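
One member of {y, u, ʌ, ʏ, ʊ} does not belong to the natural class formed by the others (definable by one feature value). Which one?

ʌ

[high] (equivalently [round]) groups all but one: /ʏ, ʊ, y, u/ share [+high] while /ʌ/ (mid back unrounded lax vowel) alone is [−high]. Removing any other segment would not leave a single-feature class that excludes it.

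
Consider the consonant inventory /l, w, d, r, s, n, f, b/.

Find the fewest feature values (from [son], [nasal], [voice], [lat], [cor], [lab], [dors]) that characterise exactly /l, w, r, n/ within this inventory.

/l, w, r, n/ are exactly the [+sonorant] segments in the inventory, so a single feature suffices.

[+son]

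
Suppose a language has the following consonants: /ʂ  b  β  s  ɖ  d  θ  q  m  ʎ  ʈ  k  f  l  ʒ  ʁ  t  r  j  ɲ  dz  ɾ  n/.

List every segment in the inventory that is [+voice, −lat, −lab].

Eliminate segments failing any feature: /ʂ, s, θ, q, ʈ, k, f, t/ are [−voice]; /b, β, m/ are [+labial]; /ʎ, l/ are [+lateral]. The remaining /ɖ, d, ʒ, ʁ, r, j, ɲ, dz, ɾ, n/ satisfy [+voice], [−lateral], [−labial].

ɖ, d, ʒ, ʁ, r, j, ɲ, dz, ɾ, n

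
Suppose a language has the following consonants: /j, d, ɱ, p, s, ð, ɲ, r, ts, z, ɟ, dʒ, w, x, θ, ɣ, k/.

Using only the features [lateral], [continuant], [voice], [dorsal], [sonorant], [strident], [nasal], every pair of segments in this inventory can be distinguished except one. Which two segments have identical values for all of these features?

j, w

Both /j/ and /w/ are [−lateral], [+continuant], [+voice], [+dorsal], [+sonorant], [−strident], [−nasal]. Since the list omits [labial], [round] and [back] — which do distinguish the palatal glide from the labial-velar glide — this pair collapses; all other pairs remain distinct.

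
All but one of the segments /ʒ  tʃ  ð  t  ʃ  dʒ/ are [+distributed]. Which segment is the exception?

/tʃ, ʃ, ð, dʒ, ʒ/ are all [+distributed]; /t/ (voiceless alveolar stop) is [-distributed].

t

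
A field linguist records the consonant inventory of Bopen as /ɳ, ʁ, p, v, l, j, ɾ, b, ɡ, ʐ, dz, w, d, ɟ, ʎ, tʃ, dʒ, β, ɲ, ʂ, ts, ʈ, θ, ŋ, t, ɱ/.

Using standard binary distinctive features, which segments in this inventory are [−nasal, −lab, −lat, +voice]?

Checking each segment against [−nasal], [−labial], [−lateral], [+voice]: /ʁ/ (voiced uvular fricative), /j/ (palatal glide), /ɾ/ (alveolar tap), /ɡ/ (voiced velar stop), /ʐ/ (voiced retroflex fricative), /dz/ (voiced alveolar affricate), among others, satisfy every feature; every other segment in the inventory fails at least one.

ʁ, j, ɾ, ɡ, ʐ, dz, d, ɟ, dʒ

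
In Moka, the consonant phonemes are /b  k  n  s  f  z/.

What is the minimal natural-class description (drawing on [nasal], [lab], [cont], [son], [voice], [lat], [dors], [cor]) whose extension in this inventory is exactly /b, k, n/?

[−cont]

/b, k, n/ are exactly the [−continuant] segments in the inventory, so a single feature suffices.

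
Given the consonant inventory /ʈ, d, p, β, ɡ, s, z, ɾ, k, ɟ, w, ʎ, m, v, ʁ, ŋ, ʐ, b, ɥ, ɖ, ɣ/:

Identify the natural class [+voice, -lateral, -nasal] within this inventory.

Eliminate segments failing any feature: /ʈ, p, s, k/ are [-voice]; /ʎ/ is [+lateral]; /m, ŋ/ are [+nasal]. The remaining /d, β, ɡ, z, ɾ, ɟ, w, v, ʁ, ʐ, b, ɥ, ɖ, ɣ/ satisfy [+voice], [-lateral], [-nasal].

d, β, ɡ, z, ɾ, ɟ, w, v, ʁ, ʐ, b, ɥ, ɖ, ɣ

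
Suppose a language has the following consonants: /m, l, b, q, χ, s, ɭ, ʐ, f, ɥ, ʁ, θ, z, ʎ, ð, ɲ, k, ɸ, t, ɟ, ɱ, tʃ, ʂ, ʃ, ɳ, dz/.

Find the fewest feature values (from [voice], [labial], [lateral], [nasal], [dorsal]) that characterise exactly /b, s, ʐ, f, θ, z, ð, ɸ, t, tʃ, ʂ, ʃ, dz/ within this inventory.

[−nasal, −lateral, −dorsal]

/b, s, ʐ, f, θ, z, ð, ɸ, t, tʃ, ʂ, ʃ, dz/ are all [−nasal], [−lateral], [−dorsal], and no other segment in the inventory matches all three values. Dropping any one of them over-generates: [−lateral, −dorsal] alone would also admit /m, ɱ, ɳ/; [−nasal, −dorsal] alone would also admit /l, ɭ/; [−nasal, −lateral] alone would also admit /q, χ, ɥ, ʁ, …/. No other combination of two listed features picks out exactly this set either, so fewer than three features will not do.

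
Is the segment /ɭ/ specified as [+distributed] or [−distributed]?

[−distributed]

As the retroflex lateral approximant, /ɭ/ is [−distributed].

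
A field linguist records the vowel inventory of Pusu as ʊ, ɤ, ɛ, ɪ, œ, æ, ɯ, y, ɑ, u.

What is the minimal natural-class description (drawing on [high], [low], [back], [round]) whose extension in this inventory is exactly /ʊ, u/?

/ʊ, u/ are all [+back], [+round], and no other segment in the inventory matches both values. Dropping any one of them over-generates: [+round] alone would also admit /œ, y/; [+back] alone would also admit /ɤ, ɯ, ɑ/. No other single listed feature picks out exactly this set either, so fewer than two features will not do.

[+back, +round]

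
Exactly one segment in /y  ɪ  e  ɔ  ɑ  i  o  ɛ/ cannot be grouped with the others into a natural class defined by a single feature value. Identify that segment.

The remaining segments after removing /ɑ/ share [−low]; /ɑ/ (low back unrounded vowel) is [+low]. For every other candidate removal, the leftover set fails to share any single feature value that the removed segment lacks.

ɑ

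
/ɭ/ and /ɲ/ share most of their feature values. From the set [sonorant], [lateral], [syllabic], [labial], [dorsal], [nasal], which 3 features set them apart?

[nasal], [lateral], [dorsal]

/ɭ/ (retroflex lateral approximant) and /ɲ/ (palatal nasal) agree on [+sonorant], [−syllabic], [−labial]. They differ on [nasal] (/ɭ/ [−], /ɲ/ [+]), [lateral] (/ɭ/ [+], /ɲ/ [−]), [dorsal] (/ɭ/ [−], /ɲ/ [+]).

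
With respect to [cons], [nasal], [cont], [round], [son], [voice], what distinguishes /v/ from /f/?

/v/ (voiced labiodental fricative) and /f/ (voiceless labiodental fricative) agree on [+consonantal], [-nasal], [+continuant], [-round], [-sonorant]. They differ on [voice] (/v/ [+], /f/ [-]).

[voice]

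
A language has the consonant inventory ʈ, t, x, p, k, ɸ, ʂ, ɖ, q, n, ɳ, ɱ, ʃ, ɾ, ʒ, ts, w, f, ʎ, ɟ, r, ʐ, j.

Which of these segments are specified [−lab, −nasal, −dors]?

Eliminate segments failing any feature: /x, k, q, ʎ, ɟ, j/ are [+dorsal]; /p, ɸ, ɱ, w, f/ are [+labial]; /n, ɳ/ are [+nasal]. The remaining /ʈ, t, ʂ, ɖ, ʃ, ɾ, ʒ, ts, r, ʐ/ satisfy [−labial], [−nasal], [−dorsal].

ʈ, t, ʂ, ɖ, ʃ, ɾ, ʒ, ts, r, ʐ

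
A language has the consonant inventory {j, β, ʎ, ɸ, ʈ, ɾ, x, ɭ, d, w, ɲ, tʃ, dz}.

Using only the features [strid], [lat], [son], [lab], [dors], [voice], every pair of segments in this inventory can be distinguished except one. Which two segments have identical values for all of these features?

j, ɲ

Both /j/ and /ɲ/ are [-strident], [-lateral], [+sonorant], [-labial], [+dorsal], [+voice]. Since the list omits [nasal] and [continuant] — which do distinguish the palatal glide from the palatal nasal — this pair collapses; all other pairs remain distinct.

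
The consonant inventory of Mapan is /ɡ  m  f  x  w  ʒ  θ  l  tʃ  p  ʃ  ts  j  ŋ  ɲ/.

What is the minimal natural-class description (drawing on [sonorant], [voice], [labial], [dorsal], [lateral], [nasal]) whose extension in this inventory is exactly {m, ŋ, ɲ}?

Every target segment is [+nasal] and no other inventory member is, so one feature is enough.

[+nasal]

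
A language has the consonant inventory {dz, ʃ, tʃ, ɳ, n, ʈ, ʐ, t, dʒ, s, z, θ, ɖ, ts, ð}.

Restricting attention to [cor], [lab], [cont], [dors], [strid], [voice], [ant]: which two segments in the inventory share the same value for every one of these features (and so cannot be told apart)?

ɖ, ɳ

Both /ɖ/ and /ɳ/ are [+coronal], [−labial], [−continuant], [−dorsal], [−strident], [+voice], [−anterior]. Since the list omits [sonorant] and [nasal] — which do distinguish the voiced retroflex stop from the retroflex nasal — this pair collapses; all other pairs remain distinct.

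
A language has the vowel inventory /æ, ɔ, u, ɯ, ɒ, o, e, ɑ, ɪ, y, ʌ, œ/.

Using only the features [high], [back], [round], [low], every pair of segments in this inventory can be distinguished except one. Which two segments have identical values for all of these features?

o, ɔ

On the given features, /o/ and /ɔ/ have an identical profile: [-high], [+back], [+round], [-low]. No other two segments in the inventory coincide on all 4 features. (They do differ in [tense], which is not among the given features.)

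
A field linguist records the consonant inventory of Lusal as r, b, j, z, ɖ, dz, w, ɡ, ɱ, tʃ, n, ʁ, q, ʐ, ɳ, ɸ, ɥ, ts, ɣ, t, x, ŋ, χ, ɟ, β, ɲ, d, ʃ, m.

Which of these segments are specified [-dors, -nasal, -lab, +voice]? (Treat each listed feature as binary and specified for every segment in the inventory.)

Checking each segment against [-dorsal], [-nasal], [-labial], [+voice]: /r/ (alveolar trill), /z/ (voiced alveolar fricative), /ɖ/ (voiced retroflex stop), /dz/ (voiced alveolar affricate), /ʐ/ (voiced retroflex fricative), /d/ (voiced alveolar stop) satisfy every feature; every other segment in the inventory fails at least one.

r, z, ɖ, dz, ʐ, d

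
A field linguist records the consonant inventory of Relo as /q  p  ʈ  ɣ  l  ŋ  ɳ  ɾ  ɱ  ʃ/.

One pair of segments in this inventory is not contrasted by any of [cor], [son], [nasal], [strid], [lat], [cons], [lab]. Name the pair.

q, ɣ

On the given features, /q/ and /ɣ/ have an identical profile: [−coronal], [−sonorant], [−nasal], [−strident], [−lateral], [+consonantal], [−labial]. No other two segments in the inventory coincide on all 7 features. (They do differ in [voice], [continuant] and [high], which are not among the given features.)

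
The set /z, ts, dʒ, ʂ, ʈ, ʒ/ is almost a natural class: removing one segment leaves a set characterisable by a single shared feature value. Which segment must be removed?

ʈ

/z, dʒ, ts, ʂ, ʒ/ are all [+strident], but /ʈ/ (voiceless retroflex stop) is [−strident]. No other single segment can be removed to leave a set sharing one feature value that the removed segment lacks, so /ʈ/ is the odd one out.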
•••••
WORK ITEM>
Return the entries exactly through the "w, x, θ, ɣ, k/." line.

SOLUTION FOR THIS EXERCISE>
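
One member of {y, u, ʌ, ʏ, ʊ} does not belong to the natural class formed by the others (definable by one feature value). Which one?

ʌ

[high] (equivalently [round]) groups all but one: /ʏ, ʊ, y, u/ share [+high] while /ʌ/ (mid back unrounded lax vowel) alone is [−high]. Removing any other segment would not leave a single-feature class that excludes it.

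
Consider the consonant inventory /l, w, d, r, s, n, f, b/.

Find the fewest feature values (from [son], [nasal], [voice], [lat], [cor], [lab], [dors]) that characterise exactly /l, w, r, n/ within this inventory.

/l, w, r, n/ are exactly the [+sonorant] segments in the inventory, so a single feature suffices.

[+son]

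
Suppose a language has the following consonants: /ʂ  b  β  s  ɖ  d  θ  q  m  ʎ  ʈ  k  f  l  ʒ  ʁ  t  r  j  ɲ  dz  ɾ  n/.

List every segment in the inventory that is [+voice, −lat, −lab].

Eliminate segments failing any feature: /ʂ, s, θ, q, ʈ, k, f, t/ are [−voice]; /b, β, m/ are [+labial]; /ʎ, l/ are [+lateral]. The remaining /ɖ, d, ʒ, ʁ, r, j, ɲ, dz, ɾ, n/ satisfy [+voice], [−lateral], [−labial].

ɖ, d, ʒ, ʁ, r, j, ɲ, dz, ɾ, n

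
Suppose a language has the following consonants: /j, d, ɱ, p, s, ð, ɲ, r, ts, z, ɟ, dʒ, w, x, θ, ɣ, k/.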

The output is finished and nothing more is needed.